━━━ DATA FOR THIS TASK ━━━

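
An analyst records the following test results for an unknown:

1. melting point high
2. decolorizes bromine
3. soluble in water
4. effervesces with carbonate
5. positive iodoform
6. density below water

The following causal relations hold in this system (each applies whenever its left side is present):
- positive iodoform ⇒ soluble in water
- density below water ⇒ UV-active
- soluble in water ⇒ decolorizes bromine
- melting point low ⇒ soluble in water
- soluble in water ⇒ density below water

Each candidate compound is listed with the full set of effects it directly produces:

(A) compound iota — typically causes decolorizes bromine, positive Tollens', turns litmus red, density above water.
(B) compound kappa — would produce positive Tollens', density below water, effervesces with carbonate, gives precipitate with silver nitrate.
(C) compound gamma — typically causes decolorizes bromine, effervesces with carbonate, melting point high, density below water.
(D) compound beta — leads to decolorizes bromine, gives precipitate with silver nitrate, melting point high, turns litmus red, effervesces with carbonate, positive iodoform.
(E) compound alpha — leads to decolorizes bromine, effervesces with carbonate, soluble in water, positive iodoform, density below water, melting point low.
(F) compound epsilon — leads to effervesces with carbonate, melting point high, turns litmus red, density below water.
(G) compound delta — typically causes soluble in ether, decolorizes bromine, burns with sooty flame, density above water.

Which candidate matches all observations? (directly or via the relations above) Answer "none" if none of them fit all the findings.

For each candidate, compare predicted effects to what was observed:
(A) compound iota — melting point high miss; decolorizes bromine match; soluble in water miss; effervesces with carbonate miss; positive iodoform miss; density below water miss
(B) compound kappa — melting point high miss; decolorizes bromine miss; soluble in water miss; effervesces with carbonate match; positive iodoform miss; density below water match
(C) compound gamma — melting point high match; decolorizes bromine match; soluble in water miss; effervesces with carbonate match; positive iodoform miss; density below water match
(D) compound beta — melting point high match; decolorizes bromine match; soluble in water match (through positive iodoform → soluble in water); effervesces with carbonate match; positive iodoform match; density below water match (through positive iodoform → soluble in water → density below water)
(E) compound alpha — melting point high miss; decolorizes bromine match; soluble in water match; effervesces with carbonate match; positive iodoform match; density below water match
(F) compound epsilon — does not account for decolorizes bromine, soluble in water, positive iodoform
(G) compound delta — melting point high miss; decolorizes bromine match; soluble in water miss; effervesces with carbonate miss; positive iodoform miss; density below water miss
Only (D) is consistent with every observation.

D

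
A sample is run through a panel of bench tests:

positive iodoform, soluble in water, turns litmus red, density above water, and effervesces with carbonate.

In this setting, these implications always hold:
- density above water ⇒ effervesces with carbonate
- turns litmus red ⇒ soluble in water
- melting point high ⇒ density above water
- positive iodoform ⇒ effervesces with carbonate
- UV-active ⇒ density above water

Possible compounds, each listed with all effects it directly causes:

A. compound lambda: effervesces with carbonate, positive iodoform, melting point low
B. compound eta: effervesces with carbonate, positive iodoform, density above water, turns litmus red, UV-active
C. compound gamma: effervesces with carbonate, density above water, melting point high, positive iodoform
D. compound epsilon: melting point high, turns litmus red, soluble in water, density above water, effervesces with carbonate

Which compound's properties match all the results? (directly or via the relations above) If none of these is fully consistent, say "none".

B

Testing each hypothesis:
(A) compound lambda — does not account for soluble in water, turns litmus red, density above water
(B) compound eta — positive iodoform yes; soluble in water yes (by turns litmus red → soluble in water); turns litmus red yes; density above water yes; effervesces with carbonate yes
(C) compound gamma — does not account for soluble in water, turns litmus red
(D) compound epsilon — positive iodoform NO; soluble in water yes; turns litmus red yes; density above water yes; effervesces with carbonate yes
Only (B) is consistent with every observation.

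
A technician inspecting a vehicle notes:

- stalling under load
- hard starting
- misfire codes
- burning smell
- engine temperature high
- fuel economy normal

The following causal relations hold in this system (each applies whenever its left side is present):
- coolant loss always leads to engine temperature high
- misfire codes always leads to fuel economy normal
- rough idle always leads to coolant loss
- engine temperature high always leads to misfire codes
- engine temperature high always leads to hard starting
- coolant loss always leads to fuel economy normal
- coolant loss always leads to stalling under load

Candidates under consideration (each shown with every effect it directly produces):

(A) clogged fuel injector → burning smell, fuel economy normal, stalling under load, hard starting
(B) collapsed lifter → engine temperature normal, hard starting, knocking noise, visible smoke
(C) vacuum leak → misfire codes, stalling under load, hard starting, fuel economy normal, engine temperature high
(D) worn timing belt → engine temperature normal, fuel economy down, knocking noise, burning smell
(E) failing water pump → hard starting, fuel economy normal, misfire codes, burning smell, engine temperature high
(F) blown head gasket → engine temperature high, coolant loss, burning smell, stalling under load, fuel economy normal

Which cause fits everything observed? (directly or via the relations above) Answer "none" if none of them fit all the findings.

F

Checking each candidate against the observations:
(A) clogged fuel injector — stalling under load yes; hard starting yes; misfire codes NO; burning smell yes; engine temperature high NO; fuel economy normal yes
(B) collapsed lifter — fails on stalling under load, misfire codes, burning smell, engine temperature high, fuel economy normal (predicts engine temperature normal, not engine temperature high)
(C) vacuum leak — does not account for burning smell
(D) worn timing belt — fails on stalling under load, hard starting, misfire codes, engine temperature high, fuel economy normal (predicts engine temperature normal, not engine temperature high; predicts fuel economy down, not fuel economy normal)
(E) failing water pump — stalling under load NO; hard starting yes; misfire codes yes; burning smell yes; engine temperature high yes; fuel economy normal yes
(F) blown head gasket — stalling under load yes; hard starting yes (via engine temperature high → hard starting); misfire codes yes (via engine temperature high → misfire codes); burning smell yes; engine temperature high yes; fuel economy normal yes
(F) alone accounts for all the evidence.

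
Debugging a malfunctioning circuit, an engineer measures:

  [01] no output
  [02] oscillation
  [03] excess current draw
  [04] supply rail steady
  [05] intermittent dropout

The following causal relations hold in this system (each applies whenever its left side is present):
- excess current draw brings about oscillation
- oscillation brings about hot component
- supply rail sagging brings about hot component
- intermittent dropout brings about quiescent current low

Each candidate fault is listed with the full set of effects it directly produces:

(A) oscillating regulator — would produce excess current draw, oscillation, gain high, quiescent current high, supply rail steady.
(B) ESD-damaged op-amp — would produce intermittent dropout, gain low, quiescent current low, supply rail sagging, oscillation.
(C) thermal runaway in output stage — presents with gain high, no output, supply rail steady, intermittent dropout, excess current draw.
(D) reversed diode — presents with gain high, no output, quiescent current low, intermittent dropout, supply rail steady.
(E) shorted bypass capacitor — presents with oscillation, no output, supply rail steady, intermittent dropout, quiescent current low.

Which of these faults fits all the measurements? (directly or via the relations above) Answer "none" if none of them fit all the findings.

For each candidate, compare predicted effects to what was observed:
(A) oscillating regulator — does not account for no output, intermittent dropout
(B) ESD-damaged op-amp — fails on no output, excess current draw, supply rail steady (predicts supply rail sagging, not supply rail steady)
(C) thermal runaway in output stage — no output ✓; oscillation ✓ (by excess current draw → oscillation); excess current draw ✓; supply rail steady ✓; intermittent dropout ✓
(D) reversed diode — does not account for oscillation, excess current draw
(E) shorted bypass capacitor — no output ✓; oscillation ✓; excess current draw ✗; supply rail steady ✓; intermittent dropout ✓
(C) alone accounts for all the evidence.

C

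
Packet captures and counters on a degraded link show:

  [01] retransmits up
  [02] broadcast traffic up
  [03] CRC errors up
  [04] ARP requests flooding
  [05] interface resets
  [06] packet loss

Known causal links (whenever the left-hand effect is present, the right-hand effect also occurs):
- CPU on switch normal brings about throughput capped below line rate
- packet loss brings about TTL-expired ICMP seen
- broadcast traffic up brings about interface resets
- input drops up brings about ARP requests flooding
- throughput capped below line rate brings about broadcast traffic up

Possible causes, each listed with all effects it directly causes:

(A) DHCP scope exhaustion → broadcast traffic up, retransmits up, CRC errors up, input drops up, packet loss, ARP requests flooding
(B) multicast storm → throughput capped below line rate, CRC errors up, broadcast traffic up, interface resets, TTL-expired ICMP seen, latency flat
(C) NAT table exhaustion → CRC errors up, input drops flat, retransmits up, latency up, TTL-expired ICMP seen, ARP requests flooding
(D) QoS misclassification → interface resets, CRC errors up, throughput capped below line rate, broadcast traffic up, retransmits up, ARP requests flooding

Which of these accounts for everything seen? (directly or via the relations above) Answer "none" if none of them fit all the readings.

Per-candidate check:
(A) DHCP scope exhaustion — accounts for every observation (interface resets via broadcast traffic up → interface resets)
(B) multicast storm — does not account for retransmits up, ARP requests flooding, packet loss
(C) NAT table exhaustion — retransmits up +; broadcast traffic up -; CRC errors up +; ARP requests flooding +; interface resets -; packet loss -
(D) QoS misclassification — retransmits up +; broadcast traffic up +; CRC errors up +; ARP requests flooding +; interface resets +; packet loss -
(A) is the only candidate with no mismatches.

A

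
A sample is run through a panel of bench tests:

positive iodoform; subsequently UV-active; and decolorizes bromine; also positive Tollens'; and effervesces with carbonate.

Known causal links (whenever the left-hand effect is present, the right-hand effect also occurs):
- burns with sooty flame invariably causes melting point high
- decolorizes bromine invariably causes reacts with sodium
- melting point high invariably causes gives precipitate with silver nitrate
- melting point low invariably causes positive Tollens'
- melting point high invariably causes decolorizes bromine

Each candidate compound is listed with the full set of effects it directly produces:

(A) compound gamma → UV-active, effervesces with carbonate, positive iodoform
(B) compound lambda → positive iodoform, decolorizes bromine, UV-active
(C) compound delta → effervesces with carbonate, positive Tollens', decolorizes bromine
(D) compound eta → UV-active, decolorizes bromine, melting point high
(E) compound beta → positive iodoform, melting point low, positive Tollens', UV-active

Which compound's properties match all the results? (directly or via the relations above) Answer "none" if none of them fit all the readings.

none

Per-candidate check:
(A) compound gamma — positive iodoform +; UV-active +; decolorizes bromine -; positive Tollens' -; effervesces with carbonate +
(B) compound lambda — positive iodoform +; UV-active +; decolorizes bromine +; positive Tollens' -; effervesces with carbonate -
(C) compound delta — positive iodoform -; UV-active -; decolorizes bromine +; positive Tollens' +; effervesces with carbonate +
(D) compound eta — does not account for positive iodoform, positive Tollens', effervesces with carbonate
(E) compound beta — does not account for decolorizes bromine, effervesces with carbonate
Every candidate fails on at least one observation.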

━━━

» PROBLEM REQUIREMENTS
Where a line in the records above includes the string "nitrate", show it.

» WRITTEN SOLUTION
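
(B) compound kappa — would produce positive Tollens', density below water, effervesces with carbonate, gives precipitate with silver nitrate.
(D) compound beta — leads to decolorizes bromine, gives precipitate with silver nitrate, melting point high, turns litmus red, effervesces with carbonate, positive iodoform.
- melting point high invariably causes gives precipitate with silver nitrate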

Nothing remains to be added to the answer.